### WHAT TO DO
The answer must be every line from the entries below that includes "Gram".

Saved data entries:
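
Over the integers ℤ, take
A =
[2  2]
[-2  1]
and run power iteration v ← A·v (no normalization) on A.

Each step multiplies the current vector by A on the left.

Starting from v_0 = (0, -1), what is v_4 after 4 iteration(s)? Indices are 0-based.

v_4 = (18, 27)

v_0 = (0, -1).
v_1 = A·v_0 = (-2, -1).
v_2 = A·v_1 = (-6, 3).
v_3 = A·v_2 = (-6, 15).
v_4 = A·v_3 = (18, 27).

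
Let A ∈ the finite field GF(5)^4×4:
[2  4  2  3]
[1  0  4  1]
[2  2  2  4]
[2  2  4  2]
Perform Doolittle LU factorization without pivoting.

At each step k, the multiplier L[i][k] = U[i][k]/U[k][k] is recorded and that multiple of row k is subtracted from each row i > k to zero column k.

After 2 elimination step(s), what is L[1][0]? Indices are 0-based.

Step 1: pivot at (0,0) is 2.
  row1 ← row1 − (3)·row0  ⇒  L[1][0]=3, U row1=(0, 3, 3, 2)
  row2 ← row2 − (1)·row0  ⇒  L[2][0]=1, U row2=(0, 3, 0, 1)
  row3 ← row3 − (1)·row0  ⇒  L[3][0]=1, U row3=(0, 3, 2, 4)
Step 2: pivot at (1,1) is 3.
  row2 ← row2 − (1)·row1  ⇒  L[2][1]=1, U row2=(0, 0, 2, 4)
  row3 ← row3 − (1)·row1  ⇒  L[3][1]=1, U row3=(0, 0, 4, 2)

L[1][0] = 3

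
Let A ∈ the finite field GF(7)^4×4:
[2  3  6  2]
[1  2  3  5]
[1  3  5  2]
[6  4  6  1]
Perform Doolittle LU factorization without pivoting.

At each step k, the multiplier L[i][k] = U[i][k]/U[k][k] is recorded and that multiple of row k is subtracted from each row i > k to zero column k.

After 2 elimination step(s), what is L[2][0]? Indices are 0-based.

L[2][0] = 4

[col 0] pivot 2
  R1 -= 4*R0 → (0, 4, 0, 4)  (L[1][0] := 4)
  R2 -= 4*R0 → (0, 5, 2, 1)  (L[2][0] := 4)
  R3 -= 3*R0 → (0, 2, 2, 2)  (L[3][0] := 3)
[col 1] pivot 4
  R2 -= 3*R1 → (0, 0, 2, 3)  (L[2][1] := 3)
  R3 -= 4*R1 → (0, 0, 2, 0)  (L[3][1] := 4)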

==

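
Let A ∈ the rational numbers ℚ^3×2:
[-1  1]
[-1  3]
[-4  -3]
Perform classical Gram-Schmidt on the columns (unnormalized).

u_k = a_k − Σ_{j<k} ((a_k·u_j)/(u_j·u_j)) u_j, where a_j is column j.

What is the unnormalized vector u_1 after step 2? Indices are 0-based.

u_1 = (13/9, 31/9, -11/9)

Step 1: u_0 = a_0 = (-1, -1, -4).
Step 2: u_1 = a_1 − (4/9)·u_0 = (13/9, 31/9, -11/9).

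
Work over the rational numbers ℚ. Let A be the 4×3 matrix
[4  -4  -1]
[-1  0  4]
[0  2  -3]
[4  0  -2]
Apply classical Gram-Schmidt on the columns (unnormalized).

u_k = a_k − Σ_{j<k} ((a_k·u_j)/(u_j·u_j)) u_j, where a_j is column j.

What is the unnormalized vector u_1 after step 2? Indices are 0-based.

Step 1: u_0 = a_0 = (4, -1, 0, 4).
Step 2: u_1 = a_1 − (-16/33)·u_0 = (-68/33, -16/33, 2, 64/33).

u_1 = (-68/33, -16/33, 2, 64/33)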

### RESPONSE TO THIS EXERCISE
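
Perform classical Gram-Schmidt on the columns (unnormalized).
Apply classical Gram-Schmidt on the columns (unnormalized).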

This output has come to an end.